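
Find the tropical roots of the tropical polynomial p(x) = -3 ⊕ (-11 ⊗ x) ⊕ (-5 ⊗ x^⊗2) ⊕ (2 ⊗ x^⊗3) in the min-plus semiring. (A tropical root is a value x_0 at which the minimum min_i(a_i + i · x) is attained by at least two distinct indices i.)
Roots: {-7, -6, 8}

Each tropical root is a break point of the lower envelope of the lines y = a_i + i · x (there are 4 lines, with slopes 0, 1, ..., 3). Only the lines that attain the minimum somewhere contribute to roots; other lines are dominated. Here the surviving (envelope) indices are i = 3, i = 2, i = 1, i = 0.
Intersections between consecutive envelope lines give the roots: for adjacent envelope indices i < j the intersection is x = (a_i − a_j) / (j − i). Reading off the sorted break points: {-7, -6, 8}.
Verification: at each break x_0, at least two indices attain the minimum of min_i(a_i + i · x_0).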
+ + + +
» **Description of the task**
In this exercise, the data above is to be printed exactly.

» **Solved problem**
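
Find the tropical roots of the tropical polynomial p(x) = -3 ⊕ (-11 ⊗ x) ⊕ (-5 ⊗ x^⊗2) ⊕ (2 ⊗ x^⊗3) in the min-plus semiring. (A tropical root is a value x_0 at which the minimum min_i(a_i + i · x) is attained by at least two distinct indices i.)
Roots: {-7, -6, 8}

Each tropical root is a break point of the lower envelope of the lines y = a_i + i · x (there are 4 lines, with slopes 0, 1, ..., 3). Only the lines that attain the minimum somewhere contribute to roots; other lines are dominated. Here the surviving (envelope) indices are i = 3, i = 2, i = 1, i = 0.
Intersections between consecutive envelope lines give the roots: for adjacent envelope indices i < j the intersection is x = (a_i − a_j) / (j − i). Reading off the sorted break points: {-7, -6, 8}.
Verification: at each break x_0, at least two indices attain the minimum of min_i(a_i + i · x_0).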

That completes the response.